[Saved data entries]
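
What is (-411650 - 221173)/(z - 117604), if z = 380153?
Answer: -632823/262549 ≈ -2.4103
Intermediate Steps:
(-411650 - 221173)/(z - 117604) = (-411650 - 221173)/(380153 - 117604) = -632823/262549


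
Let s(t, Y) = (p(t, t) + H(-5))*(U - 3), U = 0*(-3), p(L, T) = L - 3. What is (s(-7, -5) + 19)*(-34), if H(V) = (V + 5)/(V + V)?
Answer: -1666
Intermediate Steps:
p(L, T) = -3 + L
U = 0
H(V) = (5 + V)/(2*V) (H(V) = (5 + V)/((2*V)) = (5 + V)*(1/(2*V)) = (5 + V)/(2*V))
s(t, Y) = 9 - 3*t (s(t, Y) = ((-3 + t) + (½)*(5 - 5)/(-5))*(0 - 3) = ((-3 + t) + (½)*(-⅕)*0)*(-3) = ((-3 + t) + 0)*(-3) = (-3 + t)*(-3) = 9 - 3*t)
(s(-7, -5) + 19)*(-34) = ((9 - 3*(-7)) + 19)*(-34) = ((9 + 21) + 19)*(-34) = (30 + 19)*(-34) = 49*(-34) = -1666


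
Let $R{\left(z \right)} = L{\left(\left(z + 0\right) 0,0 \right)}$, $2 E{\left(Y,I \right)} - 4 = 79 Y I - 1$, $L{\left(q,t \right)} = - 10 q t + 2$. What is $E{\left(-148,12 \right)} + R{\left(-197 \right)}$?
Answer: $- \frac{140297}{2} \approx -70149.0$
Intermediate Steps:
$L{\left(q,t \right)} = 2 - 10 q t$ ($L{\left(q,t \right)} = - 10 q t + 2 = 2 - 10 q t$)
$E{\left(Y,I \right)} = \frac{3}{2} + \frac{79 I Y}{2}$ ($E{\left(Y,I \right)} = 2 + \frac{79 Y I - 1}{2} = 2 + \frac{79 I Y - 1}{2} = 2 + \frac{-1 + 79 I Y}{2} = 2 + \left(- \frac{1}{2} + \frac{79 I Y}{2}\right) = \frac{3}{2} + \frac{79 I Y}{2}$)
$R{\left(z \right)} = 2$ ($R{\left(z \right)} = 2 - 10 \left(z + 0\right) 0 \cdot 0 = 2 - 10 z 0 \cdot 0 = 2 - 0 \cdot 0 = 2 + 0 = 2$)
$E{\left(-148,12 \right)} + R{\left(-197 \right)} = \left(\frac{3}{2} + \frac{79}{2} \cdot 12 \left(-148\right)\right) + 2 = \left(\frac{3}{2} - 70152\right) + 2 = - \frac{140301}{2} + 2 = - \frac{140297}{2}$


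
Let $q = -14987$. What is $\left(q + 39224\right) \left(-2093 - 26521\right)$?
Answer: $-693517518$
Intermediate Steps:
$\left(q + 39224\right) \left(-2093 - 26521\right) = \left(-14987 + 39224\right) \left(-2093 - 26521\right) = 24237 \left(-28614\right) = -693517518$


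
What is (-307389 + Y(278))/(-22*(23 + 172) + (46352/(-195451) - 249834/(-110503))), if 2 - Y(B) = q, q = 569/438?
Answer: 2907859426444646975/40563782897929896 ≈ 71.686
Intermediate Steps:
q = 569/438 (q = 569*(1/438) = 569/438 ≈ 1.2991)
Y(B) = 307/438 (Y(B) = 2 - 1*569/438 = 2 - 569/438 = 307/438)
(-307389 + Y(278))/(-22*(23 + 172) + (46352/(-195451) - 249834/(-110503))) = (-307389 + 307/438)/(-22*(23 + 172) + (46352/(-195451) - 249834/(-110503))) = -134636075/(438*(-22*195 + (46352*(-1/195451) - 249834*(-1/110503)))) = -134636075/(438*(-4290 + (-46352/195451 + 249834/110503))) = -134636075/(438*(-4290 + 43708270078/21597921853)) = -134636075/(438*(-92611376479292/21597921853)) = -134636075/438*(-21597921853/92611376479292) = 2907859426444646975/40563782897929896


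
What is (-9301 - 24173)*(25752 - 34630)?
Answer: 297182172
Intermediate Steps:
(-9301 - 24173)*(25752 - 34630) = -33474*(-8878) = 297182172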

## EXERCISE DESCRIPTION
Scan the entries above for the line containing "Answer: -632823/262549 ≈ -2.4103", and copy it and all lines after it exactly, down to and including the line containing "Answer: -1666".

## ANSWER BELOW
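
Answer: -632823/262549 ≈ -2.4103
Intermediate Steps:
(-411650 - 221173)/(z - 117604) = (-411650 - 221173)/(380153 - 117604) = -632823/262549


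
Let s(t, Y) = (p(t, t) + H(-5))*(U - 3), U = 0*(-3), p(L, T) = L - 3. What is (s(-7, -5) + 19)*(-34), if H(V) = (V + 5)/(V + V)?
Answer: -1666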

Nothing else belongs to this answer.